[DATA — start]

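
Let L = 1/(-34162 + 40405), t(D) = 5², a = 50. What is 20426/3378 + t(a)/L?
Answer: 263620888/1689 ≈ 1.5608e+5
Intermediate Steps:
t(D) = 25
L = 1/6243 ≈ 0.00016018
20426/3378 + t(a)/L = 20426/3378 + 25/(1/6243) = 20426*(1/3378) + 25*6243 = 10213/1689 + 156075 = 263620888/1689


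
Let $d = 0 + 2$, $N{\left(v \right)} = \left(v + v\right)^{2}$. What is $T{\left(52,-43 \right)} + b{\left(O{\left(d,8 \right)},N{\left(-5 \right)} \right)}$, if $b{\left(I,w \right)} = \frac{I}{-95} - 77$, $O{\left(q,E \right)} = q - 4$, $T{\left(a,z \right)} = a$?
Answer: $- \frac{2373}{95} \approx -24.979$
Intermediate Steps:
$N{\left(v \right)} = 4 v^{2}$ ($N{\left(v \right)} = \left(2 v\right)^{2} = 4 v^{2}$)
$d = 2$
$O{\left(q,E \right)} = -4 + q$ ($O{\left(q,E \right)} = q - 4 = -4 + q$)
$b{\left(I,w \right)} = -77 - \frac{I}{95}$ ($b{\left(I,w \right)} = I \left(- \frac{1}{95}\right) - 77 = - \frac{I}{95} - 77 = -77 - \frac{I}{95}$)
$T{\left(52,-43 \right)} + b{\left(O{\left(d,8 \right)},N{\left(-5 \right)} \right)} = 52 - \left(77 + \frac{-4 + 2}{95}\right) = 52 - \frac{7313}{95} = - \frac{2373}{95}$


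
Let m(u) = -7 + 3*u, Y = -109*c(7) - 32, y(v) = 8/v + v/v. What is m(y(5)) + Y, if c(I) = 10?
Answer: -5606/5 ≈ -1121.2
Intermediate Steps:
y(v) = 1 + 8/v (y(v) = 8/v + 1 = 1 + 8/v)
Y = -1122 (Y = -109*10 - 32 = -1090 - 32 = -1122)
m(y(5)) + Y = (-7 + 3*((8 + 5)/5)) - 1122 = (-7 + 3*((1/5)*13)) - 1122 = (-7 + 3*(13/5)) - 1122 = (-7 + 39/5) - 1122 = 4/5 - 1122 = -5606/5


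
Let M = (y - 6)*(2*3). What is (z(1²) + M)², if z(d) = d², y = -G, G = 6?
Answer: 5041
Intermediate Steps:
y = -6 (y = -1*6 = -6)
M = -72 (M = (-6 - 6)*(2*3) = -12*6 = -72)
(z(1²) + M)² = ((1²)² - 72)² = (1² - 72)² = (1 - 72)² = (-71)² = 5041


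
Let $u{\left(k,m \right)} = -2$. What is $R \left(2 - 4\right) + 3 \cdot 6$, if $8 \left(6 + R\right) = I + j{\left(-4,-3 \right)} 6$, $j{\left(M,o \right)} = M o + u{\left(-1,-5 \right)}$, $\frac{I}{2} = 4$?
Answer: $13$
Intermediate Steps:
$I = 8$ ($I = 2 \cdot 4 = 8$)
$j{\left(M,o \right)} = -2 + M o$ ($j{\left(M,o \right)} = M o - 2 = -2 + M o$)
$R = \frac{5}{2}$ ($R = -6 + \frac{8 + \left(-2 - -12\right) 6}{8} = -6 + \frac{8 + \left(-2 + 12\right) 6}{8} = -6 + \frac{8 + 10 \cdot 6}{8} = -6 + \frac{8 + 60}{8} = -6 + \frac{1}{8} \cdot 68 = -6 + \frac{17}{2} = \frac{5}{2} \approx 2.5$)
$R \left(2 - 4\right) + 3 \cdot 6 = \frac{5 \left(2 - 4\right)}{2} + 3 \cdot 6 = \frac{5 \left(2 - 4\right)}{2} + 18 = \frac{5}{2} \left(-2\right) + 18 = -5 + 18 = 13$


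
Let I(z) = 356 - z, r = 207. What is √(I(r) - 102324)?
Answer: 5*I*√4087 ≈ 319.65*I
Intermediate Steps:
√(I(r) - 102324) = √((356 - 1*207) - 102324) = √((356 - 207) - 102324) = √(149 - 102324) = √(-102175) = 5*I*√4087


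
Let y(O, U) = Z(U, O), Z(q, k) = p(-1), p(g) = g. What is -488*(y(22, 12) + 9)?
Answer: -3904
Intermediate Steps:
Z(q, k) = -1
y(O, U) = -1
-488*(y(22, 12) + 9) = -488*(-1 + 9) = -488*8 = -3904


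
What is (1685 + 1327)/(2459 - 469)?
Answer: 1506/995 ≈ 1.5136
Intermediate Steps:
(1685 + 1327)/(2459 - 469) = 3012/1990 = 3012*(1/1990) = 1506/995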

[DATA — finish]

Wherever a line in the data above contains the word "What", copy that line.

» EXERCISE RESPONSE
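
Let L = 1/(-34162 + 40405), t(D) = 5², a = 50. What is 20426/3378 + t(a)/L?
Let $d = 0 + 2$, $N{\left(v \right)} = \left(v + v\right)^{2}$. What is $T{\left(52,-43 \right)} + b{\left(O{\left(d,8 \right)},N{\left(-5 \right)} \right)}$, if $b{\left(I,w \right)} = \frac{I}{-95} - 77$, $O{\left(q,E \right)} = q - 4$, $T{\left(a,z \right)} = a$?
Let m(u) = -7 + 3*u, Y = -109*c(7) - 32, y(v) = 8/v + v/v. What is m(y(5)) + Y, if c(I) = 10?
Let M = (y - 6)*(2*3). What is (z(1²) + M)², if z(d) = d², y = -G, G = 6?
Let $u{\left(k,m \right)} = -2$. What is $R \left(2 - 4\right) + 3 \cdot 6$, if $8 \left(6 + R\right) = I + j{\left(-4,-3 \right)} 6$, $j{\left(M,o \right)} = M o + u{\left(-1,-5 \right)}$, $\frac{I}{2} = 4$?
Let I(z) = 356 - z, r = 207. What is √(I(r) - 102324)?
Let y(O, U) = Z(U, O), Z(q, k) = p(-1), p(g) = g. What is -488*(y(22, 12) + 9)?
What is (1685 + 1327)/(2459 - 469)?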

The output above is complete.